Exercise
From first line to last, copy the material below exactly.
Extracted material Start Marker
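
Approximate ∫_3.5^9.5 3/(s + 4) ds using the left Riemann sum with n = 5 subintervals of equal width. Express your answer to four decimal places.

1.8744

Δs = (9.5 − 3.5)/5 = 1.2.
Left endpoints: 3.5, 4.7, 5.9, 7.1, 8.3.
f(3.5) = 0.4, f(4.7) = 10/29, f(5.9) = 10/33, f(7.1) = 10/37, f(8.3) = 10/41.
Sum = Δs · [f(3.5) + f(4.7) + f(5.9) + f(7.1) + f(8.3)].
Sum ≈ 1.8744.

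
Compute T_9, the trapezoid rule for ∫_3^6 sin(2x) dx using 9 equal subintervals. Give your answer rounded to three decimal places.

Δx = (6 − 3)/9 = 1/3.
f(3) ≈ -0.279, f(10/3) ≈ 0.374, f(11/3) ≈ 0.867, f(4) ≈ 0.989, f(13/3) ≈ 0.688, f(14/3) ≈ 0.091, f(5) ≈ -0.544, f(16/3) ≈ -0.946, f(17/3) ≈ -0.943, f(6) ≈ -0.537.
T_9 = (Δx/2)·[f(x_0) + 2f(x_1) + ... + 2f(x_{8}) + f(x_9)].
Sum ≈ 0.056.

0.056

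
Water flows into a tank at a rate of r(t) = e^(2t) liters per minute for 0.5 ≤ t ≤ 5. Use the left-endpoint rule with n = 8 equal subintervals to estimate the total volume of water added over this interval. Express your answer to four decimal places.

Δt = (5 − 0.5)/8 = 0.5625.
Left endpoints: 0.5, 1.0625, 1.625, 2.1875, 2.75, 3.3125, 3.875, 4.4375.
r(0.5) ≈ 2.7183, r(1.0625) ≈ 8.3729, r(1.625) ≈ 25.7903, r(2.1875) ≈ 79.4398, r(2.75) ≈ 244.6919, r(3.3125) ≈ 753.7042, r(3.875) ≈ 2321.5724, r(4.4375) ≈ 7150.9465.
Sum = Δt · [r(0.5) + r(1.0625) + r(1.625) + ...].
Sum ≈ 5955.3205.

5955.3205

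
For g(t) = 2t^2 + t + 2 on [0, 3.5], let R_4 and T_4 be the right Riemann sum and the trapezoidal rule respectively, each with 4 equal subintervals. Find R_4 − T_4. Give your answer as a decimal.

12.25

R_4 = 54.8515625.
T_4 = 42.6015625.
R_4 − T_4 = 12.25.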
Extracted material End Marker
Reply
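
Approximate ∫_3.5^9.5 3/(s + 4) ds using the left Riemann sum with n = 5 subintervals of equal width. Express your answer to four decimal places.

1.8744

Δs = (9.5 − 3.5)/5 = 1.2.
Left endpoints: 3.5, 4.7, 5.9, 7.1, 8.3.
f(3.5) = 0.4, f(4.7) = 10/29, f(5.9) = 10/33, f(7.1) = 10/37, f(8.3) = 10/41.
Sum = Δs · [f(3.5) + f(4.7) + f(5.9) + f(7.1) + f(8.3)].
Sum ≈ 1.8744.

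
Compute T_9, the trapezoid rule for ∫_3^6 sin(2x) dx using 9 equal subintervals. Give your answer rounded to three decimal places.

Δx = (6 − 3)/9 = 1/3.
f(3) ≈ -0.279, f(10/3) ≈ 0.374, f(11/3) ≈ 0.867, f(4) ≈ 0.989, f(13/3) ≈ 0.688, f(14/3) ≈ 0.091, f(5) ≈ -0.544, f(16/3) ≈ -0.946, f(17/3) ≈ -0.943, f(6) ≈ -0.537.
T_9 = (Δx/2)·[f(x_0) + 2f(x_1) + ... + 2f(x_{8}) + f(x_9)].
Sum ≈ 0.056.

0.056

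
Water flows into a tank at a rate of r(t) = e^(2t) liters per minute for 0.5 ≤ t ≤ 5. Use the left-endpoint rule with n = 8 equal subintervals to estimate the total volume of water added over this interval. Express your answer to four decimal places.

Δt = (5 − 0.5)/8 = 0.5625.
Left endpoints: 0.5, 1.0625, 1.625, 2.1875, 2.75, 3.3125, 3.875, 4.4375.
r(0.5) ≈ 2.7183, r(1.0625) ≈ 8.3729, r(1.625) ≈ 25.7903, r(2.1875) ≈ 79.4398, r(2.75) ≈ 244.6919, r(3.3125) ≈ 753.7042, r(3.875) ≈ 2321.5724, r(4.4375) ≈ 7150.9465.
Sum = Δt · [r(0.5) + r(1.0625) + r(1.625) + ...].
Sum ≈ 5955.3205.

5955.3205

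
For g(t) = 2t^2 + t + 2 on [0, 3.5], let R_4 and T_4 be the right Riemann sum and the trapezoidal rule respectively, each with 4 equal subintervals. Find R_4 − T_4. Give your answer as a decimal.

12.25

R_4 = 54.8515625.
T_4 = 42.6015625.
R_4 − T_4 = 12.25.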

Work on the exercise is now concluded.